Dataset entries
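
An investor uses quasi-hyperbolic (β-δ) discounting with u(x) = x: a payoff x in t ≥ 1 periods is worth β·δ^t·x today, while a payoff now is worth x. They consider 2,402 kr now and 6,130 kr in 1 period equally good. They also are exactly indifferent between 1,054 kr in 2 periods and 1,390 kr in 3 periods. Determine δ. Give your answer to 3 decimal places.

δ ≈ 0.758

Both payoffs in the second observation are in the future, so β drops out: δ^2·1054 = δ^3·1390 ⇒ δ = 1054/1390 = 0.75827.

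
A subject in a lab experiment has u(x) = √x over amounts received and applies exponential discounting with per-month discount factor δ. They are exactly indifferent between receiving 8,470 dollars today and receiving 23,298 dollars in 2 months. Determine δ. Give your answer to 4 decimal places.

δ ≈ 0.7765

Indifference means u(8470) = δ^2 · u(23298), so δ^2 = u(8470)/u(23298).
Since u(x) = √x, δ^2 = √(8470/23298) = 0.60295.
So δ = 0.60295^(1/2) ≈ 0.7765.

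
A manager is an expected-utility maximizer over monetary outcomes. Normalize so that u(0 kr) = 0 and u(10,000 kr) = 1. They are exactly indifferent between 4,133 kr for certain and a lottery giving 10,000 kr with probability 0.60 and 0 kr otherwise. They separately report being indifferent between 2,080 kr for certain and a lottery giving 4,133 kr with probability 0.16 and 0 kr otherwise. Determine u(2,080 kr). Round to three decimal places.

0.096

From the first indifference, u(4,133 kr) = 0.60·u(10,000 kr) + 0.40·u(0 kr) = 0.60·1 + 0.40·0 = 0.60.
Then u(2,080 kr) = 0.16·u(4,133 kr) + 0.84·u(0 kr) = 0.16·0.60 + 0.84·0.00 = 0.0960.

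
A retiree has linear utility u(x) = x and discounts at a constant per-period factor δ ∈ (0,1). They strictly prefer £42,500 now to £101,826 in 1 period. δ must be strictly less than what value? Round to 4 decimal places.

δ < 0.4174

The preference means 42500 > δ·101826.
So δ < 42500/101826 = 0.41738.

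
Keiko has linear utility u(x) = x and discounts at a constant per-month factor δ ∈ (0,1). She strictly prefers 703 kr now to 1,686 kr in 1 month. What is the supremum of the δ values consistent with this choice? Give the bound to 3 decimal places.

The preference means 703 > δ·1686.
Dividing through by 1686 gives δ < 0.41696.

δ < 0.417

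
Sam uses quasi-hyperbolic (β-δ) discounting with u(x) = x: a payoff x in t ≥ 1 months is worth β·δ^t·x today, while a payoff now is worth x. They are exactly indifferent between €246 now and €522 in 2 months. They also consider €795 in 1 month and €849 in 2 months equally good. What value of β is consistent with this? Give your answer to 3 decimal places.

β ≈ 0.537

The second indifference involves only future payoffs, so β cancels: β·δ^1·795 = β·δ^2·849, giving δ = 795/849 = 0.93640.
Now use the now-vs-future pair: 246 = β·δ^2·522 gives β = 246/(0.87684·522) ≈ 0.537.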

== WHAT TO DO ==
Your output should be an exact copy of every line from the one containing "Sam uses quasi-hyperbolic" through the end of the records.

== RESULT FOR THIS TASK ==
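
Sam uses quasi-hyperbolic (β-δ) discounting with u(x) = x: a payoff x in t ≥ 1 months is worth β·δ^t·x today, while a payoff now is worth x. They are exactly indifferent between €246 now and €522 in 2 months. They also consider €795 in 1 month and €849 in 2 months equally good. What value of β is consistent with this? Give your answer to 3 decimal places.

β ≈ 0.537

The second indifference involves only future payoffs, so β cancels: β·δ^1·795 = β·δ^2·849, giving δ = 795/849 = 0.93640.
Now use the now-vs-future pair: 246 = β·δ^2·522 gives β = 246/(0.87684·522) ≈ 0.537.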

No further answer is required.